THE PROBLEM: Nothing may be dropped or added when the entries below are copied.

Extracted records
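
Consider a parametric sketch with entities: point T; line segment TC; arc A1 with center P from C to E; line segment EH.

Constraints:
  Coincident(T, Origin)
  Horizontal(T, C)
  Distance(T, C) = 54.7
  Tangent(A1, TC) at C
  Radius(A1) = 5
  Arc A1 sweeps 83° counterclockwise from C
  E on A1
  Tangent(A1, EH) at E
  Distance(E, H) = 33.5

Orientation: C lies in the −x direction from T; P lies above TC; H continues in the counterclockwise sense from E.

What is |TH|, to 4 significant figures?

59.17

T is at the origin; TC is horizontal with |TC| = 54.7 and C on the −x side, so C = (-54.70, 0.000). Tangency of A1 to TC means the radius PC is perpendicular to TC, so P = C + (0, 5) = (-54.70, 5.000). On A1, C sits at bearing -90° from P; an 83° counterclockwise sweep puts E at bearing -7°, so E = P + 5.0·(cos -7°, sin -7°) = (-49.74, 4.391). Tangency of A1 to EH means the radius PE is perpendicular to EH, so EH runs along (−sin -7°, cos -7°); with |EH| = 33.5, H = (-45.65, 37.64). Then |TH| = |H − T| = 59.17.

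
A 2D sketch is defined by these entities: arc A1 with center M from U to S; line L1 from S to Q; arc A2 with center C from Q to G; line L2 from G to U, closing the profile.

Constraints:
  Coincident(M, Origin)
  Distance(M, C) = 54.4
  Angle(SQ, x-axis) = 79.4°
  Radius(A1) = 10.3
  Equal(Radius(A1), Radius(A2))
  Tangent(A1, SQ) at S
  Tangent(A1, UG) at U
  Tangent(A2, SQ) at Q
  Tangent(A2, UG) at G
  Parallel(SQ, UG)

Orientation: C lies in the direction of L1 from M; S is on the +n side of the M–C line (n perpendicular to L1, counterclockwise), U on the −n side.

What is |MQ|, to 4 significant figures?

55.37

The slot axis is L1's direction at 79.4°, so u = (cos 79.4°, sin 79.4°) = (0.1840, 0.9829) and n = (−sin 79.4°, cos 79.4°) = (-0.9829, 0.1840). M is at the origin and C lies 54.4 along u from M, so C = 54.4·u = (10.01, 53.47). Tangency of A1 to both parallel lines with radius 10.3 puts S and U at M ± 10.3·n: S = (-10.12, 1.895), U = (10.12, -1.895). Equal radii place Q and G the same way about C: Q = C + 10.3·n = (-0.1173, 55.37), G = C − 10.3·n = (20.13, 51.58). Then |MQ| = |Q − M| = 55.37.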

EXERCISE ANSWER:
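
Consider a parametric sketch with entities: point T; line segment TC; arc A1 with center P from C to E; line segment EH.

Constraints:
  Coincident(T, Origin)
  Horizontal(T, C)
  Distance(T, C) = 54.7
  Tangent(A1, TC) at C
  Radius(A1) = 5
  Arc A1 sweeps 83° counterclockwise from C
  E on A1
  Tangent(A1, EH) at E
  Distance(E, H) = 33.5

Orientation: C lies in the −x direction from T; P lies above TC; H continues in the counterclockwise sense from E.

What is |TH|, to 4 significant figures?

59.17

T is at the origin; TC is horizontal with |TC| = 54.7 and C on the −x side, so C = (-54.70, 0.000). Tangency of A1 to TC means the radius PC is perpendicular to TC, so P = C + (0, 5) = (-54.70, 5.000). On A1, C sits at bearing -90° from P; an 83° counterclockwise sweep puts E at bearing -7°, so E = P + 5.0·(cos -7°, sin -7°) = (-49.74, 4.391). Tangency of A1 to EH means the radius PE is perpendicular to EH, so EH runs along (−sin -7°, cos -7°); with |EH| = 33.5, H = (-45.65, 37.64). Then |TH| = |H − T| = 59.17.

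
A 2D sketch is defined by these entities: arc A1 with center M from U to S; line L1 from S to Q; arc A2 with center C from Q to G; line L2 from G to U, closing the profile.

Constraints:
  Coincident(M, Origin)
  Distance(M, C) = 54.4
  Angle(SQ, x-axis) = 79.4°
  Radius(A1) = 10.3
  Equal(Radius(A1), Radius(A2))
  Tangent(A1, SQ) at S
  Tangent(A1, UG) at U
  Tangent(A2, SQ) at Q
  Tangent(A2, UG) at G
  Parallel(SQ, UG)

Orientation: C lies in the direction of L1 from M; S is on the +n side of the M–C line (n perpendicular to L1, counterclockwise), U on the −n side.

What is |MQ|, to 4 significant figures?

55.37

The slot axis is L1's direction at 79.4°, so u = (cos 79.4°, sin 79.4°) = (0.1840, 0.9829) and n = (−sin 79.4°, cos 79.4°) = (-0.9829, 0.1840). M is at the origin and C lies 54.4 along u from M, so C = 54.4·u = (10.01, 53.47). Tangency of A1 to both parallel lines with radius 10.3 puts S and U at M ± 10.3·n: S = (-10.12, 1.895), U = (10.12, -1.895). Equal radii place Q and G the same way about C: Q = C + 10.3·n = (-0.1173, 55.37), G = C − 10.3·n = (20.13, 51.58). Then |MQ| = |Q − M| = 55.37.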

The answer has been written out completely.